**** Data

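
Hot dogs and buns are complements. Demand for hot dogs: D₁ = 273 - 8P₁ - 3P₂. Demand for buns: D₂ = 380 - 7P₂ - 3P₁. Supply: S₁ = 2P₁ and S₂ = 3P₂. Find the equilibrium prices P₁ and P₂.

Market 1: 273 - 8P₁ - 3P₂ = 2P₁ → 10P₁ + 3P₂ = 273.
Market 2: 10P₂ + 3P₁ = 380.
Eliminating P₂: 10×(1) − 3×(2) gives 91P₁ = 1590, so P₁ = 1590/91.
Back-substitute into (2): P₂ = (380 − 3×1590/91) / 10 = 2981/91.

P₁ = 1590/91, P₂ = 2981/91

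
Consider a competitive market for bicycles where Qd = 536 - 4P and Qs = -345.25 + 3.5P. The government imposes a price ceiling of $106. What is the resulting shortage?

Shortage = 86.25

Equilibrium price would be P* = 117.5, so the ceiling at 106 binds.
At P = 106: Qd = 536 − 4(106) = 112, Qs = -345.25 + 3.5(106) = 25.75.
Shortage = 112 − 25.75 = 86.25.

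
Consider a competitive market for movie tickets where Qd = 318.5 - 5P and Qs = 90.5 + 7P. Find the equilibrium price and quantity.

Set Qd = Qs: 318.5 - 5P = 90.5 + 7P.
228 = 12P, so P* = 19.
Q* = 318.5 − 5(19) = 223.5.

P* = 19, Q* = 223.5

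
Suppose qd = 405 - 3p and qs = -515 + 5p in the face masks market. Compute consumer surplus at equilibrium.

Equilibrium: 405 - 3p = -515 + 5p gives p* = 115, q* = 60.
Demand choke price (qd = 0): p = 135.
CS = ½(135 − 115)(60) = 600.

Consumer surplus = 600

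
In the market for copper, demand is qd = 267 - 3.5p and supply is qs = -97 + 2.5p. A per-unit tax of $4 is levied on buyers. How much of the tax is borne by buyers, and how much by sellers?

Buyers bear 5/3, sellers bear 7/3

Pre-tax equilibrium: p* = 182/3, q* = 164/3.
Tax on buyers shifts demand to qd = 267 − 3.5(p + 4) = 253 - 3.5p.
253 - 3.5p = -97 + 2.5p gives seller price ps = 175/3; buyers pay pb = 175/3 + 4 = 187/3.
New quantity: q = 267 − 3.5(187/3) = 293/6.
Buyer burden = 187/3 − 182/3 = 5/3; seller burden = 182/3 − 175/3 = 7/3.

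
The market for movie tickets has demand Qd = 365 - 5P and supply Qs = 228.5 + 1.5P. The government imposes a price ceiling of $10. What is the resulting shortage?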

********

- **The task**
Write out each line exactly, beginning at the one with "In the market" and ending at the final line of the records above, with nothing added.

- **Finished task**
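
In the market for copper, demand is qd = 267 - 3.5p and supply is qs = -97 + 2.5p. A per-unit tax of $4 is levied on buyers. How much of the tax is borne by buyers, and how much by sellers?

Buyers bear 5/3, sellers bear 7/3

Pre-tax equilibrium: p* = 182/3, q* = 164/3.
Tax on buyers shifts demand to qd = 267 − 3.5(p + 4) = 253 - 3.5p.
253 - 3.5p = -97 + 2.5p gives seller price ps = 175/3; buyers pay pb = 175/3 + 4 = 187/3.
New quantity: q = 267 − 3.5(187/3) = 293/6.
Buyer burden = 187/3 − 182/3 = 5/3; seller burden = 182/3 − 175/3 = 7/3.

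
The market for movie tickets has demand Qd = 365 - 5P and supply Qs = 228.5 + 1.5P. The government imposes a price ceiling of $10. What is the resulting shortage?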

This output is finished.